What is needed: In the material below, find each line holding the string "scheduler" and copy it.

Raw data:

****

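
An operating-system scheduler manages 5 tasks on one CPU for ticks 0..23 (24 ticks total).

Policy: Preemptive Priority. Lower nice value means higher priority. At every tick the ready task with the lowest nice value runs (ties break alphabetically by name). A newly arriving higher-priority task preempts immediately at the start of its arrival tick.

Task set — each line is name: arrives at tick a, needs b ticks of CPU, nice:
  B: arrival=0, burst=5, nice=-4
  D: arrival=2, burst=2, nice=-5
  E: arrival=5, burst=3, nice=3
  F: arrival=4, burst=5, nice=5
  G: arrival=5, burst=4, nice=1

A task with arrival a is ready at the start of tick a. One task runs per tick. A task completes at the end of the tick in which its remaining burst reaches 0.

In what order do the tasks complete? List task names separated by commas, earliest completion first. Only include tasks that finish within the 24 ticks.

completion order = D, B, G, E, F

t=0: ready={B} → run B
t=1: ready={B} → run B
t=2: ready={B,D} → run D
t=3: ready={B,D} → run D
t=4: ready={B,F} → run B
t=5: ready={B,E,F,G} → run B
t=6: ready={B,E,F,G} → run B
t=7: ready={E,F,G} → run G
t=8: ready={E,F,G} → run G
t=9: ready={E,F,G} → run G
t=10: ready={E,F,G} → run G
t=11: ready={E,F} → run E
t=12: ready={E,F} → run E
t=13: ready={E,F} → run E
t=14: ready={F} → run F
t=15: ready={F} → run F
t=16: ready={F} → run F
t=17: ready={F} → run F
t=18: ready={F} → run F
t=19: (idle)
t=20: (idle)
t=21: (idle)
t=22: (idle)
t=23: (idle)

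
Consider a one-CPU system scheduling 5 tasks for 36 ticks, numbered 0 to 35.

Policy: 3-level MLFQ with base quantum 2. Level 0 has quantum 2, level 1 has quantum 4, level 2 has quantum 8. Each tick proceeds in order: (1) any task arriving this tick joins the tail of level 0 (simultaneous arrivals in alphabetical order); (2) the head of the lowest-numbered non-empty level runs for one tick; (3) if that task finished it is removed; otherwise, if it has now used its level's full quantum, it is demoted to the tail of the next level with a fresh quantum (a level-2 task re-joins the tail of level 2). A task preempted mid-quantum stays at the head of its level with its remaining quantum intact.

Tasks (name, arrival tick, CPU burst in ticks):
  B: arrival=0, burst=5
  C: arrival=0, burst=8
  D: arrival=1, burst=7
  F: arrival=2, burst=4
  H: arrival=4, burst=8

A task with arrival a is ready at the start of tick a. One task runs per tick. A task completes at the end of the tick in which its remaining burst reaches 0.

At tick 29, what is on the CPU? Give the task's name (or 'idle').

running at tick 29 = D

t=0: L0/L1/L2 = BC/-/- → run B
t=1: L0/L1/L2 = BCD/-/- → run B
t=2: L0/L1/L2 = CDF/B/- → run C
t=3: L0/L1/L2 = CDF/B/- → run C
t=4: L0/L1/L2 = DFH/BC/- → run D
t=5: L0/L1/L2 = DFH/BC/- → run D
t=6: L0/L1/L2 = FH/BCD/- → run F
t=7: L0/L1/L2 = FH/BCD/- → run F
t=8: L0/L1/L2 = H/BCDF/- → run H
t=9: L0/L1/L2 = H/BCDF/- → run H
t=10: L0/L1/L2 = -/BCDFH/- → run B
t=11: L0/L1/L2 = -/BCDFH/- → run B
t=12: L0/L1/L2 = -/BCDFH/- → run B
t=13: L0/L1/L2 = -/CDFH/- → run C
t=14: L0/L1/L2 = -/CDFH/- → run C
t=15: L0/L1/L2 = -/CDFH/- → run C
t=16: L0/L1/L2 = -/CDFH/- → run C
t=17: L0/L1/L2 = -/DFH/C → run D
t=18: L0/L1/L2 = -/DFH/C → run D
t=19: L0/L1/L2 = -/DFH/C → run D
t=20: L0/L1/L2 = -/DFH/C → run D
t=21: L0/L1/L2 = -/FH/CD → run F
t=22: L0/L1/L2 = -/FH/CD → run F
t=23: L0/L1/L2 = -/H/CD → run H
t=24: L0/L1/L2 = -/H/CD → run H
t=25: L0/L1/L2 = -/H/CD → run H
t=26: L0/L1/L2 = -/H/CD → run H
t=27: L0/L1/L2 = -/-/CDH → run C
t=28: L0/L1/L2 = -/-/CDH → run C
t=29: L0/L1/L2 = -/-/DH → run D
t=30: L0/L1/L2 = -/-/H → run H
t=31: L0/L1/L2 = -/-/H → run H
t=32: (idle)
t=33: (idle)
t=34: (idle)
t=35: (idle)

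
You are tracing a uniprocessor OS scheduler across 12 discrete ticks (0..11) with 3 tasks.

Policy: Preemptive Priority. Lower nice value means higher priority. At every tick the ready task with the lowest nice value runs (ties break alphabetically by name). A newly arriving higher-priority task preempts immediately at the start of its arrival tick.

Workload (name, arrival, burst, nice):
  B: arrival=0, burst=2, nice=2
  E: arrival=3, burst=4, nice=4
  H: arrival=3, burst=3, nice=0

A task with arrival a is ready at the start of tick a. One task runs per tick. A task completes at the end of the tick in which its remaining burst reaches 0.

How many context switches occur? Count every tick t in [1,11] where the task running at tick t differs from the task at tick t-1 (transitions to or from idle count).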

****

Result:
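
An operating-system scheduler manages 5 tasks on one CPU for ticks 0..23 (24 ticks total).
You are tracing a uniprocessor OS scheduler across 12 discrete ticks (0..11) with 3 tasks.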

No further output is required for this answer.